# [Work request]
The line containing "Crop evapotranspiration follows" marks the end; copy exactly all lines from the start of the material up to and including it.

# [Exercise input]
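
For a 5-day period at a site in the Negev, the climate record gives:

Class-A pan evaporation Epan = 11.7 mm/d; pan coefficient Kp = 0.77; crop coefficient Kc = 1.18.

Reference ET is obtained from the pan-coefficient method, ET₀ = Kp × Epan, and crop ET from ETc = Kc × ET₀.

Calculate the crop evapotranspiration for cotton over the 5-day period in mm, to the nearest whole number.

ET₀ = 0.77 × 11.7 = 9.0090 mm/d
ETc = Kc × ET₀ = 1.18 × 9.0090 = 10.6306 mm/d
Over 5 days: 10.6306 × 5 = 53.153 mm

53 mm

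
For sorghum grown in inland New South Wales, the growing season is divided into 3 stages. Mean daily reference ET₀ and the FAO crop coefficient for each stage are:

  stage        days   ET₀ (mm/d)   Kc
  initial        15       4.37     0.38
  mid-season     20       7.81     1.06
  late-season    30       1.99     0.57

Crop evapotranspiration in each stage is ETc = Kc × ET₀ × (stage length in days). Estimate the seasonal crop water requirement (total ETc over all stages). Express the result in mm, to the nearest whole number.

225 mm

initial: 0.38 × 4.37 × 15 = 24.91 mm
mid-season: 1.06 × 7.81 × 20 = 165.57 mm
late-season: 0.57 × 1.99 × 30 = 34.03 mm
Seasonal total = 224.51 mm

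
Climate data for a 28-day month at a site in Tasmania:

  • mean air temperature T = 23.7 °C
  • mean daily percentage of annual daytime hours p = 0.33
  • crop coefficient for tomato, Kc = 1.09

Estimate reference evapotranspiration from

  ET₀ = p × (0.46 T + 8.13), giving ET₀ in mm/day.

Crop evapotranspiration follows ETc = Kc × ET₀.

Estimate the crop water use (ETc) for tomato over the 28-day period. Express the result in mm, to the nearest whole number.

192 mm

ET₀ = 0.33 × (0.46 × 23.7 + 8.13) = 0.33 × 19.032 = 6.2806 mm/d
ETc = Kc × ET₀ = 1.09 × 6.2806 = 6.8459 mm/d
Over 28 days: 6.8459 × 28 = 191.685 mm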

# [Written solution]
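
For a 5-day period at a site in the Negev, the climate record gives:

Class-A pan evaporation Epan = 11.7 mm/d; pan coefficient Kp = 0.77; crop coefficient Kc = 1.18.

Reference ET is obtained from the pan-coefficient method, ET₀ = Kp × Epan, and crop ET from ETc = Kc × ET₀.

Calculate the crop evapotranspiration for cotton over the 5-day period in mm, to the nearest whole number.

ET₀ = 0.77 × 11.7 = 9.0090 mm/d
ETc = Kc × ET₀ = 1.18 × 9.0090 = 10.6306 mm/d
Over 5 days: 10.6306 × 5 = 53.153 mm

53 mm

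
For sorghum grown in inland New South Wales, the growing season is divided into 3 stages. Mean daily reference ET₀ and the FAO crop coefficient for each stage are:

  stage        days   ET₀ (mm/d)   Kc
  initial        15       4.37     0.38
  mid-season     20       7.81     1.06
  late-season    30       1.99     0.57

Crop evapotranspiration in each stage is ETc = Kc × ET₀ × (stage length in days). Estimate the seasonal crop water requirement (total ETc over all stages). Express the result in mm, to the nearest whole number.

225 mm

initial: 0.38 × 4.37 × 15 = 24.91 mm
mid-season: 1.06 × 7.81 × 20 = 165.57 mm
late-season: 0.57 × 1.99 × 30 = 34.03 mm
Seasonal total = 224.51 mm

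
Climate data for a 28-day month at a site in Tasmania:

  • mean air temperature T = 23.7 °C
  • mean daily percentage of annual daytime hours p = 0.33
  • crop coefficient for tomato, Kc = 1.09

Estimate reference evapotranspiration from

  ET₀ = p × (0.46 T + 8.13), giving ET₀ in mm/day.

Crop evapotranspiration follows ETc = Kc × ET₀.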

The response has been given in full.